Collected data entries
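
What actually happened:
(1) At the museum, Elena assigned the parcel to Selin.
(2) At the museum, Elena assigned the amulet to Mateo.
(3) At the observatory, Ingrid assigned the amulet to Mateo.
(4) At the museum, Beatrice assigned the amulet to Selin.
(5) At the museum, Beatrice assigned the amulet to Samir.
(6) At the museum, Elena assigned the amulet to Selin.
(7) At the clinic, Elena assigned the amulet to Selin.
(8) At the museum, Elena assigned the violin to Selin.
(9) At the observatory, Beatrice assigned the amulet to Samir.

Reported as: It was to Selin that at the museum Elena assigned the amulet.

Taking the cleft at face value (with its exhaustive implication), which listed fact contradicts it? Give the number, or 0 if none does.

2

Focus of the cleft: "Selin" (the recipient). Presupposed background: Elena as agent and the amulet as thing and at the museum as setting.
The exhaustive reading says no other recipient fits that background.
Fact (2) shares the background but with recipient = Mateo; exhaustivity is violated.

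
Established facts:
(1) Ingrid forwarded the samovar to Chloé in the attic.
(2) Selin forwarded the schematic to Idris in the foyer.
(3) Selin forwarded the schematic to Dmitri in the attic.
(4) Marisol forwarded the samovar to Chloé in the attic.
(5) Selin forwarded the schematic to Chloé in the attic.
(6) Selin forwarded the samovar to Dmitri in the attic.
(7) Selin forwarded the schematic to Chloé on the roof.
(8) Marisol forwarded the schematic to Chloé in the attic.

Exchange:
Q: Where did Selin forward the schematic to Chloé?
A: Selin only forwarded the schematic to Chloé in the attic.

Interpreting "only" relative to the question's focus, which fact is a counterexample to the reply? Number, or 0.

Answering "Where did ...?" puts focus on the setting — here, "in the attic".
"Only" then excludes alternative settings while the background — Selin as agent and the schematic as thing and Chloé as recipient — is held fixed.
Fact (7) shares the background with a different setting (on the roof) — counterexample.
(Fact (3) would refute a reading with focus on the recipient — but that is not what the question asks.)

7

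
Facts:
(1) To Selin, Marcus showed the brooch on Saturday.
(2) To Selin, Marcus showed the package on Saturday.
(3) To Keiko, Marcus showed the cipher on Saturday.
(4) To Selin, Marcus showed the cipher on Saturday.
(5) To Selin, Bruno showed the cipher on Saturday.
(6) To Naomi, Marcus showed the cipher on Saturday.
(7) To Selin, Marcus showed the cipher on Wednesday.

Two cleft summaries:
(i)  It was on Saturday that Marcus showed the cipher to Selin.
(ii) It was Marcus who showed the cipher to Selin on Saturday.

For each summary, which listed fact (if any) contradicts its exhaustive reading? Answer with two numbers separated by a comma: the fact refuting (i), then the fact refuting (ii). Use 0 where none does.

7, 5

Summary (i) focuses "on Saturday" (the setting); background Marcus as agent and the cipher as thing and Selin as recipient. Fact (7) matches that background with setting = on Wednesday — refutes (i).
Summary (ii) focuses "Marcus" (the agent); background the cipher as thing and Selin as recipient and on Saturday as setting. Fact (5) matches that background with agent = Bruno — refutes (ii).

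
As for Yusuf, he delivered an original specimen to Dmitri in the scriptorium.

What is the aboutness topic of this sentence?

The construction explicitly marks "Yusuf" as what the sentence is about — the topic.
The remainder of the clause is the comment (what is said about the topic).

Yusuf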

**What the task requires**
How many lines of the data contain "samovar"? Work it out and give only the number.

**Output**
3